● Supplied material:
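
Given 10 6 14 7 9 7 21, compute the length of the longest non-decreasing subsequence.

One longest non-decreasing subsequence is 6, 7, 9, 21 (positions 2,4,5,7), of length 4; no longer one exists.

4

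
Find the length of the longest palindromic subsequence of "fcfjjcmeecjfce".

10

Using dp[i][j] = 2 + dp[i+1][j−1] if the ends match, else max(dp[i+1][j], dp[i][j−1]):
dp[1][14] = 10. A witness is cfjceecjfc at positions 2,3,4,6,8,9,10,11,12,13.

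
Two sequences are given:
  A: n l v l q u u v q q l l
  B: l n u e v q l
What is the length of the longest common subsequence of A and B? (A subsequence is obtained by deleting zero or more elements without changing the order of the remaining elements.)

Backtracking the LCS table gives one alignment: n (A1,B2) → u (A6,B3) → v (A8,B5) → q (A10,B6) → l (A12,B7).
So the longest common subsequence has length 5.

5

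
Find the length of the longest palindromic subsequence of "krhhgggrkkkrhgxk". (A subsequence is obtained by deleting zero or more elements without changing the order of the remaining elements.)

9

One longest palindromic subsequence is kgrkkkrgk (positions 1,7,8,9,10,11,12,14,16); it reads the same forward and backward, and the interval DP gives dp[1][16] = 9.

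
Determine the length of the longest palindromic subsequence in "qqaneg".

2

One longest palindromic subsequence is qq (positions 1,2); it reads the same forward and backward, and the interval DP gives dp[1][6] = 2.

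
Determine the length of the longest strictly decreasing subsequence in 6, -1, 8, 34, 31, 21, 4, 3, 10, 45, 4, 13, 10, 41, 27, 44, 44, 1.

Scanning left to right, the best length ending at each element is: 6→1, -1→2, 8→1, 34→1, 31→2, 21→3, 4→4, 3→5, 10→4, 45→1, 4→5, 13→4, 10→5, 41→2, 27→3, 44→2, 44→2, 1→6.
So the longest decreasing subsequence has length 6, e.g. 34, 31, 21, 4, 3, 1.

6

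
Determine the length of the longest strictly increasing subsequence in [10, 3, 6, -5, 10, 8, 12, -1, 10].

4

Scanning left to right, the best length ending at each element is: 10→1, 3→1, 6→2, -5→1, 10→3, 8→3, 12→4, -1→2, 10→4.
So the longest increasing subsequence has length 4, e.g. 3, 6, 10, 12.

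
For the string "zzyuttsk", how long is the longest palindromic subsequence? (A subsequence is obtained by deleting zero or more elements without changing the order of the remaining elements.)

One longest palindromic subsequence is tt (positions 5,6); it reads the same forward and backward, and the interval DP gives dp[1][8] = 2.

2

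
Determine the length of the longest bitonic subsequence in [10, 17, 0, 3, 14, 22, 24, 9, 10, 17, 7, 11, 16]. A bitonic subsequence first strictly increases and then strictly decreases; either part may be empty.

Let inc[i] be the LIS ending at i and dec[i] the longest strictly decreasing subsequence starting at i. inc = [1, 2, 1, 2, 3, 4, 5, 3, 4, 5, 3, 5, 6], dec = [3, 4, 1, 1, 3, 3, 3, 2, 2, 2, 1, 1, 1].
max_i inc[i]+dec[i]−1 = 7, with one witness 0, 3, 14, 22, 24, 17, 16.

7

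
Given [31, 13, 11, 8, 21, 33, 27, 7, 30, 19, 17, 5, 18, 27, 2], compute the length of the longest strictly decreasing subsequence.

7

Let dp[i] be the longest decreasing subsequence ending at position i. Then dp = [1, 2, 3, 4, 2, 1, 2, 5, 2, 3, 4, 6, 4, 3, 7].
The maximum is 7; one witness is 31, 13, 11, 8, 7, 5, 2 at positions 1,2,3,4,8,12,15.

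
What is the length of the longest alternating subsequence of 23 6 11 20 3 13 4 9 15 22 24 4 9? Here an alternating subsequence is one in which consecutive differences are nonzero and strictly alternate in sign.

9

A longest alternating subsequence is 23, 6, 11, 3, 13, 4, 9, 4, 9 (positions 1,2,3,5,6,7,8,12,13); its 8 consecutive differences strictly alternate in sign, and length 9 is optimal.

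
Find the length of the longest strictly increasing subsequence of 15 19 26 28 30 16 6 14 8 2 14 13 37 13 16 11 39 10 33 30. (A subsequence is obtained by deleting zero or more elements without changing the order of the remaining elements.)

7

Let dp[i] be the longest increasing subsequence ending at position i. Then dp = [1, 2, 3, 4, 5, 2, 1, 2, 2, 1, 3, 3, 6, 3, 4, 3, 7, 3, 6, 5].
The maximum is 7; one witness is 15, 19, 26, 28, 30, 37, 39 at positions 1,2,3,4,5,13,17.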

● Task directions: When you reach the line that contains "B: l n u e v q l", stop; that line and every line before it, from the very first line of the data, should be restated word for word.

● Worked solution:
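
Given 10 6 14 7 9 7 21, compute the length of the longest non-decreasing subsequence.

One longest non-decreasing subsequence is 6, 7, 9, 21 (positions 2,4,5,7), of length 4; no longer one exists.

4

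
Find the length of the longest palindromic subsequence of "fcfjjcmeecjfce".

10

Using dp[i][j] = 2 + dp[i+1][j−1] if the ends match, else max(dp[i+1][j], dp[i][j−1]):
dp[1][14] = 10. A witness is cfjceecjfc at positions 2,3,4,6,8,9,10,11,12,13.

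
Two sequences are given:
  A: n l v l q u u v q q l l
  B: l n u e v q l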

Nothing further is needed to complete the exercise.